*ACTION ITEM*
Repeat the entries exactly. Leave nothing out.

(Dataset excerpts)
######
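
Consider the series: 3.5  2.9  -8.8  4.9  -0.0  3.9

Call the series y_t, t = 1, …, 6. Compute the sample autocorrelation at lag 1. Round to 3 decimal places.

-0.449

Mean ȳ = (3.5 + 2.9 − 8.8 + 4.9 − 0.0 + 3.9)/6 = 1.0667
Deviations from mean: 2.4333, 1.8333, -9.8667, 3.8333, -1.0667, 2.8333
Numerator Σ_{t=1}^{5}(y_t−ȳ)(y_{t+1}−ȳ) = -58.5611
Denominator Σ(y_t−ȳ)² = 130.4933
r_1 = -58.5611 / 130.4933 = -0.449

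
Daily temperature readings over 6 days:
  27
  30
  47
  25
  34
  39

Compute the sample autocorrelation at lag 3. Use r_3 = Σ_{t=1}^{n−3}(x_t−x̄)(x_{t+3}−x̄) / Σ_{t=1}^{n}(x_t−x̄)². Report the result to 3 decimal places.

Mean x̄ = (27 + 30 + 47 + 25 + 34 + 39)/6 = 33.6667
Deviations from mean: -6.6667, -3.6667, 13.3333, -8.6667, 0.3333, 5.3333
Σ(x_t−x̄)(x_{t+3}−x̄) = (57.7778) + (-1.2222) + (71.1111) = 127.6667
Denominator Σ(x_t−x̄)² = 339.3333
r_3 = 127.6667 / 339.3333 = 0.376

0.376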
######
*WRITTEN SOLUTION*
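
Consider the series: 3.5  2.9  -8.8  4.9  -0.0  3.9

Call the series y_t, t = 1, …, 6. Compute the sample autocorrelation at lag 1. Round to 3 decimal places.

-0.449

Mean ȳ = (3.5 + 2.9 − 8.8 + 4.9 − 0.0 + 3.9)/6 = 1.0667
Deviations from mean: 2.4333, 1.8333, -9.8667, 3.8333, -1.0667, 2.8333
Numerator Σ_{t=1}^{5}(y_t−ȳ)(y_{t+1}−ȳ) = -58.5611
Denominator Σ(y_t−ȳ)² = 130.4933
r_1 = -58.5611 / 130.4933 = -0.449

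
Daily temperature readings over 6 days:
  27
  30
  47
  25
  34
  39

Compute the sample autocorrelation at lag 3. Use r_3 = Σ_{t=1}^{n−3}(x_t−x̄)(x_{t+3}−x̄) / Σ_{t=1}^{n}(x_t−x̄)². Report the result to 3 decimal places.

Mean x̄ = (27 + 30 + 47 + 25 + 34 + 39)/6 = 33.6667
Deviations from mean: -6.6667, -3.6667, 13.3333, -8.6667, 0.3333, 5.3333
Σ(x_t−x̄)(x_{t+3}−x̄) = (57.7778) + (-1.2222) + (71.1111) = 127.6667
Denominator Σ(x_t−x̄)² = 339.3333
r_3 = 127.6667 / 339.3333 = 0.376

0.376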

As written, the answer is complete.